Set down word for word each line from the start of the listing through the line that contains "- moderate smokers: counseling", both included.

━━━━━━━━

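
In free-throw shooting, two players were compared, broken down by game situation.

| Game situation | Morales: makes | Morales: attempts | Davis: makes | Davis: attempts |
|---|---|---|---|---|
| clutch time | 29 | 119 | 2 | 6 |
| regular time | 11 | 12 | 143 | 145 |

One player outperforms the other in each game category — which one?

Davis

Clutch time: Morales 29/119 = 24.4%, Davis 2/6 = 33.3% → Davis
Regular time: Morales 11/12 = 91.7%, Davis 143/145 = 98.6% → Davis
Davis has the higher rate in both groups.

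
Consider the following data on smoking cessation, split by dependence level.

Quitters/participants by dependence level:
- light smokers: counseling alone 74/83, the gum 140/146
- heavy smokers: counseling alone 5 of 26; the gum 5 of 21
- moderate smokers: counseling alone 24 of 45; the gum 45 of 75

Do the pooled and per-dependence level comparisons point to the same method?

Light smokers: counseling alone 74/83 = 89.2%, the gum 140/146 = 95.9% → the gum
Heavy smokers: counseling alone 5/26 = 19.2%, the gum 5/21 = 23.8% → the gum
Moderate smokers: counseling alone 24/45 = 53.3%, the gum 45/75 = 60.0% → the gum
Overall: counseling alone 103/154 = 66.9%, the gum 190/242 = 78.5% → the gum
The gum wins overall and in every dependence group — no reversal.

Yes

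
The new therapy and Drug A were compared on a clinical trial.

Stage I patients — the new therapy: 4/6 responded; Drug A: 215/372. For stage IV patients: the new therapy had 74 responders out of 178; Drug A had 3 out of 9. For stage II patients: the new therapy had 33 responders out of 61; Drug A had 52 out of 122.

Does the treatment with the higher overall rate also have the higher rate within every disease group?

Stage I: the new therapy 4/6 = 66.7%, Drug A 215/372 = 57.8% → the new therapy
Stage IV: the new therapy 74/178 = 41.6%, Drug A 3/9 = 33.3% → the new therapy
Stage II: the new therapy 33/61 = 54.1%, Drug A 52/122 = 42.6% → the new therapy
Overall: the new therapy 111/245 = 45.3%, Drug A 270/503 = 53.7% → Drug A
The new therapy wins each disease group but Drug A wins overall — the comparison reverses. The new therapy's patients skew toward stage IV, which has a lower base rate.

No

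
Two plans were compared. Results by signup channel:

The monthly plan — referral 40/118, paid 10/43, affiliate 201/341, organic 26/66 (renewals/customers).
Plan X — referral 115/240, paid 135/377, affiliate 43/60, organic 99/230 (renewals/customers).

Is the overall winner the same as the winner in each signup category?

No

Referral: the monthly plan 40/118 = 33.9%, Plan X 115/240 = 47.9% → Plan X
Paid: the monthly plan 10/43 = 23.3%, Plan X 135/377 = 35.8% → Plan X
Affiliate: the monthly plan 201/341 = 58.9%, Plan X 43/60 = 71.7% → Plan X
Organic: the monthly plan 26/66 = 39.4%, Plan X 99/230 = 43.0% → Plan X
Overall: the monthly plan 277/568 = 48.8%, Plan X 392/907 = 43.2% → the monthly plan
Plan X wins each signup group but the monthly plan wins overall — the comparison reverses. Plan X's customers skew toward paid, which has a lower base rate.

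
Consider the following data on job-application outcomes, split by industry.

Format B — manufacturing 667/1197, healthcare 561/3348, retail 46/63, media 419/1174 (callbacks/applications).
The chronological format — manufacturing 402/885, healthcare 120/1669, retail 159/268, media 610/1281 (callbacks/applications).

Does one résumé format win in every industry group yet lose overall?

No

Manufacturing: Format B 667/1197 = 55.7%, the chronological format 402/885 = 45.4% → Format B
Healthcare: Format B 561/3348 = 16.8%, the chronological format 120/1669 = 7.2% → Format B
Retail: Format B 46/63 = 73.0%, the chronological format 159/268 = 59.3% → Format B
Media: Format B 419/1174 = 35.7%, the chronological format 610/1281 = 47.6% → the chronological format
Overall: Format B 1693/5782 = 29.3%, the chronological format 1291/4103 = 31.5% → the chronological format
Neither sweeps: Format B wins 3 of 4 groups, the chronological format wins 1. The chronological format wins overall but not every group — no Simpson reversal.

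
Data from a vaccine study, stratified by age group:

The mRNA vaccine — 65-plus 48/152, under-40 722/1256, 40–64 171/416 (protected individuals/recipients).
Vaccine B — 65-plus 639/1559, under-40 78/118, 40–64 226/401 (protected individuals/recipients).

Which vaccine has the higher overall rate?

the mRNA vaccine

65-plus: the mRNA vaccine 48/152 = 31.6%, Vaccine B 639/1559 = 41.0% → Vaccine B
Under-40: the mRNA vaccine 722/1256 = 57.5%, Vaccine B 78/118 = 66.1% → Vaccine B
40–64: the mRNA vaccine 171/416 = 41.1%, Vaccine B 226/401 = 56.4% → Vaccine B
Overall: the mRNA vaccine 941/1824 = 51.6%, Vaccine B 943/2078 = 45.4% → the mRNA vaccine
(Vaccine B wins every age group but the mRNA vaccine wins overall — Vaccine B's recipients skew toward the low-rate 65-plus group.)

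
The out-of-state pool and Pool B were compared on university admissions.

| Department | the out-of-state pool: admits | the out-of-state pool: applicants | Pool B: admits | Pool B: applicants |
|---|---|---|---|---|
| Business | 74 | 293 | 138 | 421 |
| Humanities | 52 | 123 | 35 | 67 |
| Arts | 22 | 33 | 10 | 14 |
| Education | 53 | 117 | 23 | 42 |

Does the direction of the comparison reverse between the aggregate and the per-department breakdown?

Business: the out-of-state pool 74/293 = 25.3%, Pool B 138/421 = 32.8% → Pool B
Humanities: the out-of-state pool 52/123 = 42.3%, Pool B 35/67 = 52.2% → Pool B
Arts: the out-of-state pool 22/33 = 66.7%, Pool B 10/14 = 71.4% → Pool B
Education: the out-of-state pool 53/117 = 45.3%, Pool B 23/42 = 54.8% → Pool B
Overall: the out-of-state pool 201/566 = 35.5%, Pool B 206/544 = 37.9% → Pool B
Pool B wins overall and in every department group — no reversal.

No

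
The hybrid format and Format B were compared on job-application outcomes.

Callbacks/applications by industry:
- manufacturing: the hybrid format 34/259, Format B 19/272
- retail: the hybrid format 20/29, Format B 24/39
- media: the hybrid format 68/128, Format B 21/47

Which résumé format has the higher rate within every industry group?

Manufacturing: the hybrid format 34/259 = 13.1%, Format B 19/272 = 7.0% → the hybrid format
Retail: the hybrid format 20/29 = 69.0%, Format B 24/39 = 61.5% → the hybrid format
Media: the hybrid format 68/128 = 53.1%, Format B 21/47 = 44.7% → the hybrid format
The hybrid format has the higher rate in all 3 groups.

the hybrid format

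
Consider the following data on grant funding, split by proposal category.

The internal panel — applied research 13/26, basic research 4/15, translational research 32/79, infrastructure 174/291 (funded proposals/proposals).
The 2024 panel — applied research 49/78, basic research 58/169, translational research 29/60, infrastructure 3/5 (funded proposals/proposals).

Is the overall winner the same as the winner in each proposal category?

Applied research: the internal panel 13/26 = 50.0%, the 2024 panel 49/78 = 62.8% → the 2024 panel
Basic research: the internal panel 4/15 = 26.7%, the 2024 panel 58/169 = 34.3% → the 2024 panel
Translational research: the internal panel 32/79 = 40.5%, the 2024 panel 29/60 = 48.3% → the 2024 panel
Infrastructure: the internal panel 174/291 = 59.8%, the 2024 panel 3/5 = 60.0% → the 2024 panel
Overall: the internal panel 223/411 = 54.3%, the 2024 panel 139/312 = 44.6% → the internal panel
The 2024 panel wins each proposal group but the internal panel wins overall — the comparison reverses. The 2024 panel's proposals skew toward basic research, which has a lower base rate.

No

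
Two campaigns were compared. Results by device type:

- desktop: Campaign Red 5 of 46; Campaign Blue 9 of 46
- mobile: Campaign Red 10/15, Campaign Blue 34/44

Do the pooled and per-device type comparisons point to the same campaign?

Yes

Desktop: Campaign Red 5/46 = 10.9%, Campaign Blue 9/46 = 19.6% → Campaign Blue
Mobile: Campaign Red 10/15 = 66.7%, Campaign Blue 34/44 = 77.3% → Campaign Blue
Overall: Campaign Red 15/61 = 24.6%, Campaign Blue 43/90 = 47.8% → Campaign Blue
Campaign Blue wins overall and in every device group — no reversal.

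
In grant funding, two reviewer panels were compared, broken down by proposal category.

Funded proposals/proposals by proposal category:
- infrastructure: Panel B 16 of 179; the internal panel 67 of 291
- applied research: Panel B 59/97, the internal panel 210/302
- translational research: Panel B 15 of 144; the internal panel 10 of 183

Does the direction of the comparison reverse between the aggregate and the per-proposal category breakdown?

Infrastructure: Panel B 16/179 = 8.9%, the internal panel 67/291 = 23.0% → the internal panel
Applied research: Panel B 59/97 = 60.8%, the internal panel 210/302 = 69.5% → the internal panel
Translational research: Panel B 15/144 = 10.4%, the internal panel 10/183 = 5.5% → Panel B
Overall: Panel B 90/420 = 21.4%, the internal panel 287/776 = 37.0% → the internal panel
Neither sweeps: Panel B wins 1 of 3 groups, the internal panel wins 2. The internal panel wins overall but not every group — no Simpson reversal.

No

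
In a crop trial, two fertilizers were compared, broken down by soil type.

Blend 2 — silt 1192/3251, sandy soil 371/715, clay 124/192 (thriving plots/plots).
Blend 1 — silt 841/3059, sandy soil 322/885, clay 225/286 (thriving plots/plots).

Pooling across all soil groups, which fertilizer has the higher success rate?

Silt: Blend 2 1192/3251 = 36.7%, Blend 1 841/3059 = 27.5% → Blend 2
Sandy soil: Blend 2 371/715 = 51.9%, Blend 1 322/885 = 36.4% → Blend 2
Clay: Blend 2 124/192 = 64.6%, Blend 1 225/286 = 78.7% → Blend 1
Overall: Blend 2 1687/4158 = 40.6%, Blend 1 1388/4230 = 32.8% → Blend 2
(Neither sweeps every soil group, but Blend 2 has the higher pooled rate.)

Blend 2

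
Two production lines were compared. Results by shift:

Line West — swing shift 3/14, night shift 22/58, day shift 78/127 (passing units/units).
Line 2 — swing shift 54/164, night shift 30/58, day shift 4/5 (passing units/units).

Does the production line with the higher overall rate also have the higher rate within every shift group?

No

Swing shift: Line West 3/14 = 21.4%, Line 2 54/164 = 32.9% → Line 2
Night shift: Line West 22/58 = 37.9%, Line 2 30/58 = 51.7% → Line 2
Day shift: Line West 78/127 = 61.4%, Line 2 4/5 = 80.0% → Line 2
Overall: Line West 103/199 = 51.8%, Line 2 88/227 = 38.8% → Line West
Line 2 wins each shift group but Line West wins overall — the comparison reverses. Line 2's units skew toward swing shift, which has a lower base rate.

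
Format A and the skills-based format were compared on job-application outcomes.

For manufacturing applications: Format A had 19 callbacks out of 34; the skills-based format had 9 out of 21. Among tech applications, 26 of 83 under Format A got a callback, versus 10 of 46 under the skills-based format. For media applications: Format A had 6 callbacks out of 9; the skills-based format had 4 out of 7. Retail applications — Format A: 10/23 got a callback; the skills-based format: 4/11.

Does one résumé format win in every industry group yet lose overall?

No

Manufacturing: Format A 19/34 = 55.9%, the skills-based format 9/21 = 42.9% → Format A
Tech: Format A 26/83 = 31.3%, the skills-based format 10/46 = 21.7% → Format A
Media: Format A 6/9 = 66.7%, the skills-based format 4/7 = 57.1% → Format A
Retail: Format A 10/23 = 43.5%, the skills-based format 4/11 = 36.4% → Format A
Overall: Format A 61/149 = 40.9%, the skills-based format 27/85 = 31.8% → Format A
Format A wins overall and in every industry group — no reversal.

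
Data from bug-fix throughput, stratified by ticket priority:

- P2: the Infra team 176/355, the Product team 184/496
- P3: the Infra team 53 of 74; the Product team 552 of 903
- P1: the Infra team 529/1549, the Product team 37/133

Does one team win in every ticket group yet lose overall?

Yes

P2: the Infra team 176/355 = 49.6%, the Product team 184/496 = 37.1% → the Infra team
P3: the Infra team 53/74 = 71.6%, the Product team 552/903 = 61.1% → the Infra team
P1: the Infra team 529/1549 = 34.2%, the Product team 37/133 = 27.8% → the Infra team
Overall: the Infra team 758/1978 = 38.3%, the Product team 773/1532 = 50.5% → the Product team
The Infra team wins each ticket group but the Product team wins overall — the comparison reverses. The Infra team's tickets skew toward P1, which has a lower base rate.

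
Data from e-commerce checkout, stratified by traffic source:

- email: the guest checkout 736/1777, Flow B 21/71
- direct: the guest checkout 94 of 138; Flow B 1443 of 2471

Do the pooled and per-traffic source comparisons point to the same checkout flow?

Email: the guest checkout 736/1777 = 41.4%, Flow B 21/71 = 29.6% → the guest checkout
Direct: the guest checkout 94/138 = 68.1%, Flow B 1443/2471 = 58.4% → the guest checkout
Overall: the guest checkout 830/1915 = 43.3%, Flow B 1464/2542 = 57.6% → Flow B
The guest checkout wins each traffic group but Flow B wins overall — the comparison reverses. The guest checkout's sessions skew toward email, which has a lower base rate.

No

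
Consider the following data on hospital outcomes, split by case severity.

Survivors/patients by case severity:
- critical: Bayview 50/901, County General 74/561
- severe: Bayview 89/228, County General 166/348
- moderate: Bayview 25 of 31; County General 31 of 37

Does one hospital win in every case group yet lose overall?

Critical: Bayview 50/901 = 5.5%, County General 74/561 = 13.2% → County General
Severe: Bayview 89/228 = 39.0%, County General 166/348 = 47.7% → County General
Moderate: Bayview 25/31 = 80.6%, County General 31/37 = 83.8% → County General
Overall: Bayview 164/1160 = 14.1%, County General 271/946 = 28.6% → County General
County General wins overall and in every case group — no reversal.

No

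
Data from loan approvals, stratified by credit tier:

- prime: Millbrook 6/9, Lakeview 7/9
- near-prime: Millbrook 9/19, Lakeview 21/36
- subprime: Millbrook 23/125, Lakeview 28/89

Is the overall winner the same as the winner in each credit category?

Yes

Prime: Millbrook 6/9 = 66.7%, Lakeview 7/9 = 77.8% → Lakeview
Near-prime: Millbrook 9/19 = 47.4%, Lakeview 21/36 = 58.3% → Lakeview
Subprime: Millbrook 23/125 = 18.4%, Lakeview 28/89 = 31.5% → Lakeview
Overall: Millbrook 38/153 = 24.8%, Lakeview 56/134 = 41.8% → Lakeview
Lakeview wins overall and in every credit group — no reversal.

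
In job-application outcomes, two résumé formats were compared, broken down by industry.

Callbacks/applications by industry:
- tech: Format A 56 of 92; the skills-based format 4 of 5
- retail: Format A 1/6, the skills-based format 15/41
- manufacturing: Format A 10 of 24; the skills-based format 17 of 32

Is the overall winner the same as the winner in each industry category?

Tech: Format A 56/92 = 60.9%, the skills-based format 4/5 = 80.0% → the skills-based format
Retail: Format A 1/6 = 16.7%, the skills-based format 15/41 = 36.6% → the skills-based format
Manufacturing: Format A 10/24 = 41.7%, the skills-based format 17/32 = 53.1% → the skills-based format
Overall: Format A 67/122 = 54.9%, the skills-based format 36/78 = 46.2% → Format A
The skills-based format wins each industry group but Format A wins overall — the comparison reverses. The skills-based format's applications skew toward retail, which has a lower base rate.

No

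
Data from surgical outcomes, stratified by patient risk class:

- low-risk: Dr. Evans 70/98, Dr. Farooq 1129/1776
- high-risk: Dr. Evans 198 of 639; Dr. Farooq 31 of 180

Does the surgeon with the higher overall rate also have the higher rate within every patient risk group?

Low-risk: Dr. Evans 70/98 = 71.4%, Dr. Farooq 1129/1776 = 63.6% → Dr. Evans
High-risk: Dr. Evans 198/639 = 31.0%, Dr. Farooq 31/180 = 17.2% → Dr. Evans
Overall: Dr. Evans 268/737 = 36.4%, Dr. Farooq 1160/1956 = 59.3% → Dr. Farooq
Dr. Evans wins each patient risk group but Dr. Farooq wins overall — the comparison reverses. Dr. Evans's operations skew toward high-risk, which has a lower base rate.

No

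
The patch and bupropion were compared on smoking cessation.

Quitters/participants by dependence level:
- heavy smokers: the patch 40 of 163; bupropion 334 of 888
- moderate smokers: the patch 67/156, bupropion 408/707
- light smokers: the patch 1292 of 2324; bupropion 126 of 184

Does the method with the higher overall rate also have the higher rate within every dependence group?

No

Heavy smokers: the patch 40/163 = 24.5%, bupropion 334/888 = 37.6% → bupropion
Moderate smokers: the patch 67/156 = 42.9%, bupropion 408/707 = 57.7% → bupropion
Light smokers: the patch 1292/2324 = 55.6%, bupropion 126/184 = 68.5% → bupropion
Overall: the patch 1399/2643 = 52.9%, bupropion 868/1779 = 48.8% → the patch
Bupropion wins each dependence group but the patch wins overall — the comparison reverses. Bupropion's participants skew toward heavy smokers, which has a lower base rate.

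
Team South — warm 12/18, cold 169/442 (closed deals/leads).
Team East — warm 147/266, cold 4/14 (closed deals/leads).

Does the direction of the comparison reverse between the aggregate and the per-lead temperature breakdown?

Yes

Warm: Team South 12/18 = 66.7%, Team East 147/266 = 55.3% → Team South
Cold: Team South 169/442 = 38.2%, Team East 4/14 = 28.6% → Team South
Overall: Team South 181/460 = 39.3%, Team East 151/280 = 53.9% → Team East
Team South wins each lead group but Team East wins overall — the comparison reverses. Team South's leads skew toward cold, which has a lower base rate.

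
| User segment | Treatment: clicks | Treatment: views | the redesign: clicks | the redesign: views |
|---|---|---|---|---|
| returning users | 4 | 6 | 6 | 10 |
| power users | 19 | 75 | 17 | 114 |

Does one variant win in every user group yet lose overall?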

━━━━━━━━

**Solution to this problem:**
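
In free-throw shooting, two players were compared, broken down by game situation.

| Game situation | Morales: makes | Morales: attempts | Davis: makes | Davis: attempts |
|---|---|---|---|---|
| clutch time | 29 | 119 | 2 | 6 |
| regular time | 11 | 12 | 143 | 145 |

One player outperforms the other in each game category — which one?

Davis

Clutch time: Morales 29/119 = 24.4%, Davis 2/6 = 33.3% → Davis
Regular time: Morales 11/12 = 91.7%, Davis 143/145 = 98.6% → Davis
Davis has the higher rate in both groups.

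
Consider the following data on smoking cessation, split by dependence level.

Quitters/participants by dependence level:
- light smokers: counseling alone 74/83, the gum 140/146
- heavy smokers: counseling alone 5 of 26; the gum 5 of 21
- moderate smokers: counseling alone 24 of 45; the gum 45 of 75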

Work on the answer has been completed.